Directions ▸ Starting at the line that contains "During a site investigation for a highway project: Find", restate every line word for word through the end of the entries.

-- The data follows --

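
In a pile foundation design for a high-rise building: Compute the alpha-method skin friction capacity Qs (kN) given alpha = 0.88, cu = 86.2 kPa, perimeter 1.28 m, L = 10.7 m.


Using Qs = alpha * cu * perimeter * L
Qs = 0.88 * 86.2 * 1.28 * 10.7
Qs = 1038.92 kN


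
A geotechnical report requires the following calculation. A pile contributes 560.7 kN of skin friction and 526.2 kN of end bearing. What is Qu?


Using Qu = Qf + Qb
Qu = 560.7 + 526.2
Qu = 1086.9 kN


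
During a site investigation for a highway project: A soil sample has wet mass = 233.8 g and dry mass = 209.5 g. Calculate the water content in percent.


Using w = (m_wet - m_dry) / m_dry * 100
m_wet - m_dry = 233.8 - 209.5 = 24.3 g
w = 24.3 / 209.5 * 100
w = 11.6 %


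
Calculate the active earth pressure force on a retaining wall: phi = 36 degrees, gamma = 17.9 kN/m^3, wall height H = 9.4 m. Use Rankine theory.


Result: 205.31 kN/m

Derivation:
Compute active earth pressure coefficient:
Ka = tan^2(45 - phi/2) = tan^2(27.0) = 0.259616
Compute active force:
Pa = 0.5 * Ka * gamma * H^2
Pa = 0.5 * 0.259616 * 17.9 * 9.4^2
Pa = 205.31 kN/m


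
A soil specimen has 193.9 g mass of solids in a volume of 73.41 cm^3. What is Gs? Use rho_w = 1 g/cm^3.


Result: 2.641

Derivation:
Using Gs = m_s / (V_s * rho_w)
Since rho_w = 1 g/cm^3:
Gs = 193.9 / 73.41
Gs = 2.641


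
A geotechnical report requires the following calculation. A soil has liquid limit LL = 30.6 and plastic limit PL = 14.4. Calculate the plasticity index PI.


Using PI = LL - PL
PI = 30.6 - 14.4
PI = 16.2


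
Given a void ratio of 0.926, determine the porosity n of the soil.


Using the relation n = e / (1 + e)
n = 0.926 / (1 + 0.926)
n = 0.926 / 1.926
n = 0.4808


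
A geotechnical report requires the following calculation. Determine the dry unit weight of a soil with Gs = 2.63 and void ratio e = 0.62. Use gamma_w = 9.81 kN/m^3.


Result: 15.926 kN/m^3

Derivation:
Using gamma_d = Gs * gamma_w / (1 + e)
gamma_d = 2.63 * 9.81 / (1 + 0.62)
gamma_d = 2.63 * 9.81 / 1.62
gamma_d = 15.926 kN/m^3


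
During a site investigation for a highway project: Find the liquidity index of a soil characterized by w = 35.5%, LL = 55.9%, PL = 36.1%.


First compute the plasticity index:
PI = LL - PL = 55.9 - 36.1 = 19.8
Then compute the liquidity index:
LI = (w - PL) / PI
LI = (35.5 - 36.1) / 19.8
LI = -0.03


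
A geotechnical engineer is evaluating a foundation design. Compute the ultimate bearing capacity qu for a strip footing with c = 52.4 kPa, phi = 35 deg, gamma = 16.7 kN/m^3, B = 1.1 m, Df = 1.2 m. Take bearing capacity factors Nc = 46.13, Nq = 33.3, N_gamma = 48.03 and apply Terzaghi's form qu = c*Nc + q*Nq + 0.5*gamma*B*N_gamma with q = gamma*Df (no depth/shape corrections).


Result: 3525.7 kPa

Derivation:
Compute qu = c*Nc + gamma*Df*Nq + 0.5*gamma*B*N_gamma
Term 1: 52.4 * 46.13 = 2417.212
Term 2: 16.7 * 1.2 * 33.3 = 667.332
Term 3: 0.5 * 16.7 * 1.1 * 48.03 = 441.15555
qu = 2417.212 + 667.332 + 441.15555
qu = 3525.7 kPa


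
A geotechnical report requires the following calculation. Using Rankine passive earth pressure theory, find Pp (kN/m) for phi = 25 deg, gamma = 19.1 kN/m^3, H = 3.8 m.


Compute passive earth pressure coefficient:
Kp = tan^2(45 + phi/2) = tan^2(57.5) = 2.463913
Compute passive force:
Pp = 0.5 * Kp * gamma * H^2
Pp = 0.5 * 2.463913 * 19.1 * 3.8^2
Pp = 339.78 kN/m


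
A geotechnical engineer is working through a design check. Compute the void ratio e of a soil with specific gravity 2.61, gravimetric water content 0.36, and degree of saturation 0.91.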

-- The data concluded --

Exercise response ▸
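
During a site investigation for a highway project: Find the liquidity index of a soil characterized by w = 35.5%, LL = 55.9%, PL = 36.1%.


First compute the plasticity index:
PI = LL - PL = 55.9 - 36.1 = 19.8
Then compute the liquidity index:
LI = (w - PL) / PI
LI = (35.5 - 36.1) / 19.8
LI = -0.03


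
A geotechnical engineer is evaluating a foundation design. Compute the ultimate bearing capacity qu for a strip footing with c = 52.4 kPa, phi = 35 deg, gamma = 16.7 kN/m^3, B = 1.1 m, Df = 1.2 m. Take bearing capacity factors Nc = 46.13, Nq = 33.3, N_gamma = 48.03 and apply Terzaghi's form qu = c*Nc + q*Nq + 0.5*gamma*B*N_gamma with q = gamma*Df (no depth/shape corrections).


Result: 3525.7 kPa

Derivation:
Compute qu = c*Nc + gamma*Df*Nq + 0.5*gamma*B*N_gamma
Term 1: 52.4 * 46.13 = 2417.212
Term 2: 16.7 * 1.2 * 33.3 = 667.332
Term 3: 0.5 * 16.7 * 1.1 * 48.03 = 441.15555
qu = 2417.212 + 667.332 + 441.15555
qu = 3525.7 kPa


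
A geotechnical report requires the following calculation. Using Rankine passive earth pressure theory, find Pp (kN/m) for phi = 25 deg, gamma = 19.1 kN/m^3, H = 3.8 m.


Compute passive earth pressure coefficient:
Kp = tan^2(45 + phi/2) = tan^2(57.5) = 2.463913
Compute passive force:
Pp = 0.5 * Kp * gamma * H^2
Pp = 0.5 * 2.463913 * 19.1 * 3.8^2
Pp = 339.78 kN/m


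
A geotechnical engineer is working through a design check. Compute the void ratio e of a soil with specific gravity 2.61, gravimetric water content 0.36, and degree of saturation 0.91.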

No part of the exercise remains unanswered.